RAW DATA =
= = = = =

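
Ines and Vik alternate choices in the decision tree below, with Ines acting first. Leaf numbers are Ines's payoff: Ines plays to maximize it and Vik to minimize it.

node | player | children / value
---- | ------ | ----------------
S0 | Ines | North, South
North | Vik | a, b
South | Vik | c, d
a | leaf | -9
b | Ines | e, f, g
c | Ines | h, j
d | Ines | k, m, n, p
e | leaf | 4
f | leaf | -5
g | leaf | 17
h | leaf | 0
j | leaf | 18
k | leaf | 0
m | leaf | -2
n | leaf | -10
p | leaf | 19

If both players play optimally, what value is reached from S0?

b (Ines): max(4, -5, 17) = 17
North (Vik): min(-9, 17) = -9
c (Ines): max(0, 18) = 18
d (Ines): max(0, -2, -10, 19) = 19
South (Vik): min(18, 19) = 18
S0 (Ines): max(-9, 18) = 18

18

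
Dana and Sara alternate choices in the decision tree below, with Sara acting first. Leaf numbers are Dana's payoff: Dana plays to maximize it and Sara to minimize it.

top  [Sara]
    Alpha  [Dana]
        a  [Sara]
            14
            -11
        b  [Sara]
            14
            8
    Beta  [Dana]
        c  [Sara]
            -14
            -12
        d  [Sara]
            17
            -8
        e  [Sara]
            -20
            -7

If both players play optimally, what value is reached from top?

a (Sara): min(14, -11) = -11
b (Sara): min(14, 8) = 8
Alpha (Dana): max(-11, 8) = 8
c (Sara): min(-14, -12) = -14
d (Sara): min(17, -8) = -8
e (Sara): min(-20, -7) = -20
Beta (Dana): max(-14, -8, -20) = -8
top (Sara): min(8, -8) = -8

-8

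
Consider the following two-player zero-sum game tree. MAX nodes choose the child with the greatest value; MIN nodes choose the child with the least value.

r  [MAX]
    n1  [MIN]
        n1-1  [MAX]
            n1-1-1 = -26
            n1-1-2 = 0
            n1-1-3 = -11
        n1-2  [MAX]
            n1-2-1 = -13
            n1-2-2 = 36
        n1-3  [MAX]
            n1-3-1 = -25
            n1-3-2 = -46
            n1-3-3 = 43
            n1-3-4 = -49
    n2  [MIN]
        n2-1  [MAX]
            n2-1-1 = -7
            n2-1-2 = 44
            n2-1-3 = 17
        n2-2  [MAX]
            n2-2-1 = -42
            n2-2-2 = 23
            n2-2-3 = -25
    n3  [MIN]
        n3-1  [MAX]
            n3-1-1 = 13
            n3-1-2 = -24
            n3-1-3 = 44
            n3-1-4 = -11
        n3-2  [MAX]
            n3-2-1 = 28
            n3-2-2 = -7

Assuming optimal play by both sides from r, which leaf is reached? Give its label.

n1-1 (MAX): max(-26, 0, -11) = 0
n1-2 (MAX): max(-13, 36) = 36
n1-3 (MAX): max(-25, -46, 43, -49) = 43
n1 (MIN): min(0, 36, 43) = 0
n2-1 (MAX): max(-7, 44, 17) = 44
n2-2 (MAX): max(-42, 23, -25) = 23
n2 (MIN): min(44, 23) = 23
n3-1 (MAX): max(13, -24, 44, -11) = 44
n3-2 (MAX): max(28, -7) = 28
n3 (MIN): min(44, 28) = 28
r (MAX): max(0, 23, 28) = 28
At r, MAX picks n3 (highest: 28).
At n3, MIN picks n3-2 (lowest: 28).
At n3-2, MAX picks n3-2-1 (highest: 28).
Terminal value 28.

n3-2-1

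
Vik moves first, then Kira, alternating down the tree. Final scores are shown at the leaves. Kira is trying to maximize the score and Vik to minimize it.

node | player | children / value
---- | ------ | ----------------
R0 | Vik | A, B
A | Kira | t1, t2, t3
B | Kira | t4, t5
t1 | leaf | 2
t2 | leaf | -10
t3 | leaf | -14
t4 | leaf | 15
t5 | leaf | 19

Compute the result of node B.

B (Kira): max(15, 19) = 19

19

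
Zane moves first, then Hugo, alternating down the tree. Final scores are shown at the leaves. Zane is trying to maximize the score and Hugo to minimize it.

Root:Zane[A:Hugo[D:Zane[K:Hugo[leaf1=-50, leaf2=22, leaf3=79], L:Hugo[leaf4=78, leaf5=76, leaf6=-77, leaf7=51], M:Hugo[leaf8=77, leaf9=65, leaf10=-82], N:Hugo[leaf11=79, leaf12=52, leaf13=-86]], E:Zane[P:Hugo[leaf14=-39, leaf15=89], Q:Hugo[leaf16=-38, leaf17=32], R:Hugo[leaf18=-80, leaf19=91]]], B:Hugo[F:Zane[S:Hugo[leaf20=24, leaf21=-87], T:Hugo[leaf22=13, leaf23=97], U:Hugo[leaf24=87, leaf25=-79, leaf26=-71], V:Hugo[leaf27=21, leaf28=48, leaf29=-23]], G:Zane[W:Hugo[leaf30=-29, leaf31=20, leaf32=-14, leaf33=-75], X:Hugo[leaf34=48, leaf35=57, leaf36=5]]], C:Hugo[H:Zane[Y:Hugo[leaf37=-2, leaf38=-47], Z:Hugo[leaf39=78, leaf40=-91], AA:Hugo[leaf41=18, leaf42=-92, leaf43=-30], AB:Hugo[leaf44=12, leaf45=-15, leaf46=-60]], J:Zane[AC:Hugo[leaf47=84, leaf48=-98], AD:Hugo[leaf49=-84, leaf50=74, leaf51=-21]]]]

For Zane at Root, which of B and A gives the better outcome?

B

S (Hugo): min(24, -87) = -87
T (Hugo): min(13, 97) = 13
U (Hugo): min(87, -79, -71) = -79
V (Hugo): min(21, 48, -23) = -23
F (Zane): max(-87, 13, -79, -23) = 13
W (Hugo): min(-29, 20, -14, -75) = -75
X (Hugo): min(48, 57, 5) = 5
G (Zane): max(-75, 5) = 5
B (Hugo): min(13, 5) = 5
K (Hugo): min(-50, 22, 79) = -50
L (Hugo): min(78, 76, -77, 51) = -77
M (Hugo): min(77, 65, -82) = -82
N (Hugo): min(79, 52, -86) = -86
D (Zane): max(-50, -77, -82, -86) = -50
P (Hugo): min(-39, 89) = -39
Q (Hugo): min(-38, 32) = -38
R (Hugo): min(-80, 91) = -80
E (Zane): max(-39, -38, -80) = -38
A (Hugo): min(-50, -38) = -50
Zane prefers the higher value; B=5, A=-50. B is better since 5 > -50.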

= = = = =

ASSIGNMENT =
Give an exact copy of the lines above, from the top of the records to the line that contains "j | leaf | 18", taking in both ends.

RESPONSE TO THIS EXERCISE =
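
Ines and Vik alternate choices in the decision tree below, with Ines acting first. Leaf numbers are Ines's payoff: Ines plays to maximize it and Vik to minimize it.

node | player | children / value
---- | ------ | ----------------
S0 | Ines | North, South
North | Vik | a, b
South | Vik | c, d
a | leaf | -9
b | Ines | e, f, g
c | Ines | h, j
d | Ines | k, m, n, p
e | leaf | 4
f | leaf | -5
g | leaf | 17
h | leaf | 0
j | leaf | 18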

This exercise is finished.